**ABOUT THIS TASK:** What appears from the first line of the data below through the line containing "response period, termination", both included, should be copied exactly, and nothing else.

┌────────

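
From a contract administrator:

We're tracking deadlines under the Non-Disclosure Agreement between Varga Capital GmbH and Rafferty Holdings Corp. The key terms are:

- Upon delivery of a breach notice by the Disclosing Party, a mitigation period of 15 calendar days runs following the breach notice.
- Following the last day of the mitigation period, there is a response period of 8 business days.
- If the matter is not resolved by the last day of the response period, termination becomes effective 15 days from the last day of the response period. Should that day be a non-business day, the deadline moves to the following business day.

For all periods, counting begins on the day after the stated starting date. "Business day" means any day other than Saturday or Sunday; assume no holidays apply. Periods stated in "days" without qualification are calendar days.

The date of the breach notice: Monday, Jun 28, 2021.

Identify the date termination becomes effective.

Aug 9, 2021

Adding 15 calendar days to Jun 28, 2021 gives Jul 13, 2021, which is the last day of the mitigation period.
The last day of the response period: counting 8 business days from Tuesday, Jul 13, 2021 (Jul 14, Jul 15, Jul 16, Jul 19, Jul 20, Jul 21, Jul 22, Jul 23, skipping weekends) reaches Friday, Jul 23, 2021.
Adding 15 calendar days to Jul 23, 2021 gives Aug 7, 2021, which is the date termination becomes effective. That falls on a Saturday, so it rolls to the next business day, Monday, Aug 9, 2021.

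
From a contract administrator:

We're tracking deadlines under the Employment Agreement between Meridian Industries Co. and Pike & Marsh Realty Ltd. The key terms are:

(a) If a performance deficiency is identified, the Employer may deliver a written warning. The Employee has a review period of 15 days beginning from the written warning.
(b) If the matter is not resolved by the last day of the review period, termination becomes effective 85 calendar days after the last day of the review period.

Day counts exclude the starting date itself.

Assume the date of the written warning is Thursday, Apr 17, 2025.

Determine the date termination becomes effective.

Adding 15 calendar days to Apr 17, 2025 gives May 2, 2025, which is the last day of the review period.
Adding 85 calendar days to May 2, 2025 gives Jul 26, 2025, which is the date termination becomes effective.

Jul 26, 2025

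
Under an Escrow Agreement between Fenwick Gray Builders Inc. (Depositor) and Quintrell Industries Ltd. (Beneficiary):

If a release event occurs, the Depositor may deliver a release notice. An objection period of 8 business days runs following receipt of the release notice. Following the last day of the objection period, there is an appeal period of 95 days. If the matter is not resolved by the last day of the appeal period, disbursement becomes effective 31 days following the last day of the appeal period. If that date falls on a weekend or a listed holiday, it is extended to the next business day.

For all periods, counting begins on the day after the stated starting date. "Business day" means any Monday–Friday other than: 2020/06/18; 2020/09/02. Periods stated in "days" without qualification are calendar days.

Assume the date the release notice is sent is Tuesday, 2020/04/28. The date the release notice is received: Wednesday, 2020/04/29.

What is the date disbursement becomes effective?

The last day of the objection period: 8 business days after Wednesday, 2020/04/29, skipping weekends — Apr 30, May 1, May 4, May 5, May 6, May 7, May 8, May 11 — lands on Monday, 2020/05/11.
Adding 95 calendar days to 2020/05/11 gives 2020/08/14, which is the last day of the appeal period.
The date disbursement becomes effective: 31 calendar days after 2020/08/14 is 2020/09/14. 2020/09/14 is a Monday and is not a listed holiday, so no roll-forward applies.

2020/09/14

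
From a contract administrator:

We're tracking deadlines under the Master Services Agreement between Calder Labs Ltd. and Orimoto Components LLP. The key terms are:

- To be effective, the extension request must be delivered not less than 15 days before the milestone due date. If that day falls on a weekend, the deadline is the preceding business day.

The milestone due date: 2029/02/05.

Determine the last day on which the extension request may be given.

2029/02/05 minus 15 days is 2029/01/21. That is a Sunday, so the deadline moves back to Friday, 2029/01/19.

2029/01/19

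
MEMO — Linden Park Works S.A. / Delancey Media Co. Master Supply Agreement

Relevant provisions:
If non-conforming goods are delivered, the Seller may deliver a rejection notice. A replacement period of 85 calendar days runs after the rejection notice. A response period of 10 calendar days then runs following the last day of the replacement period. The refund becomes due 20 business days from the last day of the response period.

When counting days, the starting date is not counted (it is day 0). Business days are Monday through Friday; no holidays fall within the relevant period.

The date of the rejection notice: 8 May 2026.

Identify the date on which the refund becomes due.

8 September 2026

The last day of the replacement period: 85 calendar days after 8 May 2026 is 1 August 2026.
Adding 10 calendar days to 1 August 2026 gives 11 August 2026, which is the last day of the response period.
From Tuesday, 11 August 2026, 20 business days (Aug 12, Aug 13, Aug 14, Aug 17, …, Sep 4, Sep 7, Sep 8, skipping weekends) brings us to Tuesday, 8 September 2026, which is the date on which the refund becomes due.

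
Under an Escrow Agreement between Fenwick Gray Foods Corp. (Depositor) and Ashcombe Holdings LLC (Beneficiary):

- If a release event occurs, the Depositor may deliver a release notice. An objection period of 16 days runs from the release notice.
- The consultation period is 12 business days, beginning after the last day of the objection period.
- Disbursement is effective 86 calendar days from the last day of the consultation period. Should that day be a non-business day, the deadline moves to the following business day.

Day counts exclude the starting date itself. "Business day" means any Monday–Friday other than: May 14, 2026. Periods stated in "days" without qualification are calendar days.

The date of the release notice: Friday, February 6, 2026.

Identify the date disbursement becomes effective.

The last day of the objection period: 16 calendar days after February 6, 2026 is February 22, 2026.
From Sunday, February 22, 2026, 12 business days (Feb 23, Feb 24, Feb 25, Feb 26, …, Mar 6, Mar 9, Mar 10, skipping weekends) brings us to Tuesday, March 10, 2026, which is the last day of the consultation period.
The date disbursement becomes effective: 86 calendar days after March 10, 2026 is June 4, 2026. June 4, 2026 is a Thursday and is not a listed holiday, so no roll-forward applies.

June 4, 2026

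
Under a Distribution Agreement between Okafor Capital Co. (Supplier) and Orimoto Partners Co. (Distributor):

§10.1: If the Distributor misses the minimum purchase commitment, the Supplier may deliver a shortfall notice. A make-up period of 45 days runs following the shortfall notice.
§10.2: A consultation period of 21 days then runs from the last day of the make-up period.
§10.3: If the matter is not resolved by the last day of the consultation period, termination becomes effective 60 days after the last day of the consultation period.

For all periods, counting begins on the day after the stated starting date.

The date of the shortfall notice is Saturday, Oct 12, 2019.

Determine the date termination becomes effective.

The last day of the make-up period: 45 calendar days after Oct 12, 2019 is Nov 26, 2019.
Adding 21 calendar days to Nov 26, 2019 gives Dec 17, 2019, which is the last day of the consultation period.
The date termination becomes effective: Dec 17, 2019 + 60 days = Feb 15, 2020.

Feb 15, 2020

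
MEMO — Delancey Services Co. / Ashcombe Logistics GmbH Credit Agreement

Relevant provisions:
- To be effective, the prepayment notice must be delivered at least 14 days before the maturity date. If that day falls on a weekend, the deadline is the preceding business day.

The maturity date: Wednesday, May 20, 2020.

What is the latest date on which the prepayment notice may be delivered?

Counting back 14 calendar days from May 20, 2020 gives May 6, 2020. That is a Wednesday, so no adjustment is needed.

May 6, 2020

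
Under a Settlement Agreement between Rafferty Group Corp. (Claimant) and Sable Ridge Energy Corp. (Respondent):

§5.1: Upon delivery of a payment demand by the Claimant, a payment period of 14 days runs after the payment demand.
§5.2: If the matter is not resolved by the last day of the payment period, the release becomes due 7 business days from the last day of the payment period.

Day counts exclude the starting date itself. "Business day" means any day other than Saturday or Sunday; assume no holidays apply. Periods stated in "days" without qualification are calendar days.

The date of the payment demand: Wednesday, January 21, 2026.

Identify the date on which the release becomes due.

February 13, 2026

The last day of the payment period: January 21, 2026 + 14 days = February 4, 2026.
The date on which the release becomes due: 7 business days after Wednesday, February 4, 2026, skipping weekends — Feb 5, Feb 6, Feb 9, Feb 10, Feb 11, Feb 12, Feb 13 — lands on Friday, February 13, 2026.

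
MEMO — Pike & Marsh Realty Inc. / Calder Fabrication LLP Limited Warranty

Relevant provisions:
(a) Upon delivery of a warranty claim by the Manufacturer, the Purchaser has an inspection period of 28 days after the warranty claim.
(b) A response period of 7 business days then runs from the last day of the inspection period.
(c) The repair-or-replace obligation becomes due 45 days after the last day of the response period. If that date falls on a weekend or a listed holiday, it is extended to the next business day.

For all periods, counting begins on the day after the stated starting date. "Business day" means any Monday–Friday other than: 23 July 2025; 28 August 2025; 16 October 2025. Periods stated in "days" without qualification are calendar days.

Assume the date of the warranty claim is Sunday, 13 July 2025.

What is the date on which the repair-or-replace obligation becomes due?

The last day of the inspection period: 28 calendar days after 13 July 2025 is 10 August 2025.
From Sunday, 10 August 2025, 7 business days (Aug 11, Aug 12, Aug 13, Aug 14, Aug 15, Aug 18, Aug 19, skipping weekends) brings us to Tuesday, 19 August 2025, which is the last day of the response period.
The date on which the repair-or-replace obligation becomes due: 19 August 2025 + 45 days = 3 October 2025. 3 October 2025 is a Friday and is not a listed holiday, so no roll-forward applies.

3 October 2025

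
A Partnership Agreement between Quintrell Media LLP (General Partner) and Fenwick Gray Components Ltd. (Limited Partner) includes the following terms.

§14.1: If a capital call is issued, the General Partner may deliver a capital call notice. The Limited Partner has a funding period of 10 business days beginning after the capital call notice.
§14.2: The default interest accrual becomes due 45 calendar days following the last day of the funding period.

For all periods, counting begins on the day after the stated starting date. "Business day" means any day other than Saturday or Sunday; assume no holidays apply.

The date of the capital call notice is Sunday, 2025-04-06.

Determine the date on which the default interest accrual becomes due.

From Sunday, 2025-04-06, 10 business days (Apr 7, Apr 8, Apr 9, Apr 10, Apr 11, Apr 14, Apr 15, Apr 16, Apr 17, Apr 18, skipping weekends) brings us to Friday, 2025-04-18, which is the last day of the funding period.
The date on which the default interest accrual becomes due: 2025-04-18 + 45 days = 2025-06-02.

2025-06-02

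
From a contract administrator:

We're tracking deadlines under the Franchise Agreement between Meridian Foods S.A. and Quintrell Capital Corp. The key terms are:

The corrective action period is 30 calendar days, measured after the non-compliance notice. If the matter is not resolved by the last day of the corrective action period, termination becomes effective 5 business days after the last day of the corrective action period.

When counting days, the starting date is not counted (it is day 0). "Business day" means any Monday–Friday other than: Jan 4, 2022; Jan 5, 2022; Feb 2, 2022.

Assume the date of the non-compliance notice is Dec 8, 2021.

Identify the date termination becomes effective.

Jan 14, 2022

Adding 30 calendar days to Dec 8, 2021 gives Jan 7, 2022, which is the last day of the corrective action period.
From Friday, Jan 7, 2022, 5 business days (Jan 10, Jan 11, Jan 12, Jan 13, Jan 14, skipping weekends) brings us to Friday, Jan 14, 2022, which is the date termination becomes effective.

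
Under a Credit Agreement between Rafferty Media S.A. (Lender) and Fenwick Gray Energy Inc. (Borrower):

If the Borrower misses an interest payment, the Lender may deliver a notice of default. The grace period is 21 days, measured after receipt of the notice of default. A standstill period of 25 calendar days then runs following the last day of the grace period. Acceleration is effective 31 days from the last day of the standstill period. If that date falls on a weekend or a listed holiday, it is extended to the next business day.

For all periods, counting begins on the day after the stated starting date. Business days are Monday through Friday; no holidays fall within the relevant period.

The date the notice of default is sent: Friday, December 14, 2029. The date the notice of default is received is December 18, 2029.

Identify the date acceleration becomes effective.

The last day of the grace period: 21 calendar days after December 18, 2029 is January 8, 2030.
The last day of the standstill period: January 8, 2030 + 25 days = February 2, 2030.
Adding 31 calendar days to February 2, 2030 gives March 5, 2030, which is the date acceleration becomes effective. March 5, 2030 is a Tuesday, so no roll-forward applies.

March 5, 2030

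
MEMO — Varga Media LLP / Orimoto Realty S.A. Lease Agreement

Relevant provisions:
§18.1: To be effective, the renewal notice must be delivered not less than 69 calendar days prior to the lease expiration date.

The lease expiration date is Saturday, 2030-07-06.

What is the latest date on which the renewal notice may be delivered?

Counting back 69 calendar days from 2030-07-06 gives 2030-04-28.

2030-04-28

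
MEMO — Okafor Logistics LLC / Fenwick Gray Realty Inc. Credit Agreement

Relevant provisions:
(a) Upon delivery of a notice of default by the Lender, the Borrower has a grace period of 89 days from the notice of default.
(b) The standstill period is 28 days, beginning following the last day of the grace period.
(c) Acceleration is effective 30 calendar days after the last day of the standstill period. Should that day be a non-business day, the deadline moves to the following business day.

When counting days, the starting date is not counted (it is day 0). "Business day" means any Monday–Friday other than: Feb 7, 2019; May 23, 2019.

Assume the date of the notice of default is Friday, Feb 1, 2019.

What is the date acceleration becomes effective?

Adding 89 calendar days to Feb 1, 2019 gives May 1, 2019, which is the last day of the grace period.
The last day of the standstill period: May 1, 2019 + 28 days = May 29, 2019.
The date acceleration becomes effective: 30 calendar days after May 29, 2019 is Jun 28, 2019. Jun 28, 2019 is a Friday and is not a listed holiday, so no roll-forward applies.

Jun 28, 2019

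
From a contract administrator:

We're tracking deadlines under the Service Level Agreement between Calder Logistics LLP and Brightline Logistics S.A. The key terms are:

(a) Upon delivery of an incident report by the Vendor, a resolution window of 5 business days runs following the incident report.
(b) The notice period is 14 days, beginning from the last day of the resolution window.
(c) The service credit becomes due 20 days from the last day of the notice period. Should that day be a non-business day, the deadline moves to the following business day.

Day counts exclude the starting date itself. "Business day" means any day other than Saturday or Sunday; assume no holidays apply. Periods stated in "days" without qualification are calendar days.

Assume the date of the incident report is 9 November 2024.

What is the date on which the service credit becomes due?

19 December 2024

The last day of the resolution window: counting 5 business days from Saturday, 9 November 2024 (Nov 11, Nov 12, Nov 13, Nov 14, Nov 15, skipping weekends) reaches Friday, 15 November 2024.
Adding 14 calendar days to 15 November 2024 gives 29 November 2024, which is the last day of the notice period.
Adding 20 calendar days to 29 November 2024 gives 19 December 2024, which is the date on which the service credit becomes due. 19 December 2024 is a Thursday, so no roll-forward applies.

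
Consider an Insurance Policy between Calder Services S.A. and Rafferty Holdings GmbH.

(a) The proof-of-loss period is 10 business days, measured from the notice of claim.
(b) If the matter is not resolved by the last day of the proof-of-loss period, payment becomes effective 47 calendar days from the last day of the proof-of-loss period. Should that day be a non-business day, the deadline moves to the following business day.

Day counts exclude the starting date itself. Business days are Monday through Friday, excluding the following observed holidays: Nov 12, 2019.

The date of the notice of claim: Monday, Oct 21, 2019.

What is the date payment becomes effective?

Dec 23, 2019

From Monday, Oct 21, 2019, 10 business days (Oct 22, Oct 23, Oct 24, Oct 25, Oct 28, Oct 29, Oct 30, Oct 31, Nov 1, Nov 4, skipping weekends) brings us to Monday, Nov 4, 2019, which is the last day of the proof-of-loss period.
The date payment becomes effective: 47 calendar days after Nov 4, 2019 is Dec 21, 2019. That falls on a Saturday, so it rolls to the next business day, Monday, Dec 23, 2019.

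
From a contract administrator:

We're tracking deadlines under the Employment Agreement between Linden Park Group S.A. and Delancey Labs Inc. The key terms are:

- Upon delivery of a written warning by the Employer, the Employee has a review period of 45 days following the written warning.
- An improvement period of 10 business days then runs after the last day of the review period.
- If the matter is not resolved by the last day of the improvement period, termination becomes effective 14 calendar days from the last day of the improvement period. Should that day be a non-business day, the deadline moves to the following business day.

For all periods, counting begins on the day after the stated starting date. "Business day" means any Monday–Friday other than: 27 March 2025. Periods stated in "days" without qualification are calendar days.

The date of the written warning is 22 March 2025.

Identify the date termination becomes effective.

Adding 45 calendar days to 22 March 2025 gives 6 May 2025, which is the last day of the review period.
From Tuesday, 6 May 2025, 10 business days (May 7, May 8, May 9, May 12, May 13, May 14, May 15, May 16, May 19, May 20, skipping weekends) brings us to Tuesday, 20 May 2025, which is the last day of the improvement period.
The date termination becomes effective: 20 May 2025 + 14 days = 3 June 2025. 3 June 2025 is a Tuesday and is not a listed holiday, so no roll-forward applies.

3 June 2025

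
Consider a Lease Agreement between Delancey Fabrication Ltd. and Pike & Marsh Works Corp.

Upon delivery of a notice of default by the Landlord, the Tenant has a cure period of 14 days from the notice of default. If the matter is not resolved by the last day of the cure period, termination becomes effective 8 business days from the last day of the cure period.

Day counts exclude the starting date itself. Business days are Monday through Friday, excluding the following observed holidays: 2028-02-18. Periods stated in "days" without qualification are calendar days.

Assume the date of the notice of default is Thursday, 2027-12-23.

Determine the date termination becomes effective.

Adding 14 calendar days to 2027-12-23 gives 2028-01-06, which is the last day of the cure period.
The date termination becomes effective: 8 business days after Thursday, 2028-01-06, skipping weekends — Jan 7, Jan 10, Jan 11, Jan 12, Jan 13, Jan 14, Jan 17, Jan 18 — lands on Tuesday, 2028-01-18.

2028-01-18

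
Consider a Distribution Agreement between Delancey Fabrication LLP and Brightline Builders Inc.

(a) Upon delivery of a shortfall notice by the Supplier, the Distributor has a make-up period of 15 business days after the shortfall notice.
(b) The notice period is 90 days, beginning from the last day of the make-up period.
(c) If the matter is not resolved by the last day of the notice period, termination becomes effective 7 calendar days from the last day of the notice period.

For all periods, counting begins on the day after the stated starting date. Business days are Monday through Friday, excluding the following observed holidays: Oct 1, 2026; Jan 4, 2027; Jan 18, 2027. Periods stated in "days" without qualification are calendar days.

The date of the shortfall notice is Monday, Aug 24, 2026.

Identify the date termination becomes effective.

The last day of the make-up period: 15 business days after Monday, Aug 24, 2026, skipping weekends — Aug 25, Aug 26, Aug 27, Aug 28, …, Sep 10, Sep 11, Sep 14 — lands on Monday, Sep 14, 2026.
Adding 90 calendar days to Sep 14, 2026 gives Dec 13, 2026, which is the last day of the notice period.
The date termination becomes effective: 7 calendar days after Dec 13, 2026 is Dec 20, 2026.

Dec 20, 2026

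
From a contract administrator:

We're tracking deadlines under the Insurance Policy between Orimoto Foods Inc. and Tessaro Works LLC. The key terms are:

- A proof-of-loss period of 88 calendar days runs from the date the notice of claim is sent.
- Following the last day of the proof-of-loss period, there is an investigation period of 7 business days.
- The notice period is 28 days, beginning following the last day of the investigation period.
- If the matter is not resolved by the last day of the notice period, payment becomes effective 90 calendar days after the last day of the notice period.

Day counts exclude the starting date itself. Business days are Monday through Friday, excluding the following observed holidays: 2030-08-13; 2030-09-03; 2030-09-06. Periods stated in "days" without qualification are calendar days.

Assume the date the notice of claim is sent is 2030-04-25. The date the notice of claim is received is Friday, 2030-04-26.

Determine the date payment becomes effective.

The last day of the proof-of-loss period: 2030-04-25 + 88 days = 2030-07-22.
From Monday, 2030-07-22, 7 business days (Jul 23, Jul 24, Jul 25, Jul 26, Jul 29, Jul 30, Jul 31, skipping weekends) brings us to Wednesday, 2030-07-31, which is the last day of the investigation period.
The last day of the notice period: 2030-07-31 + 28 days = 2030-08-28.
Adding 90 calendar days to 2030-08-28 gives 2030-11-26, which is the date payment becomes effective.

2030-11-26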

└────────

**YOUR SOLUTION:**
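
From a contract administrator:

We're tracking deadlines under the Non-Disclosure Agreement between Varga Capital GmbH and Rafferty Holdings Corp. The key terms are:

- Upon delivery of a breach notice by the Disclosing Party, a mitigation period of 15 calendar days runs following the breach notice.
- Following the last day of the mitigation period, there is a response period of 8 business days.
- If the matter is not resolved by the last day of the response period, termination becomes effective 15 days from the last day of the response period. Should that day be a non-business day, the deadline moves to the following business day.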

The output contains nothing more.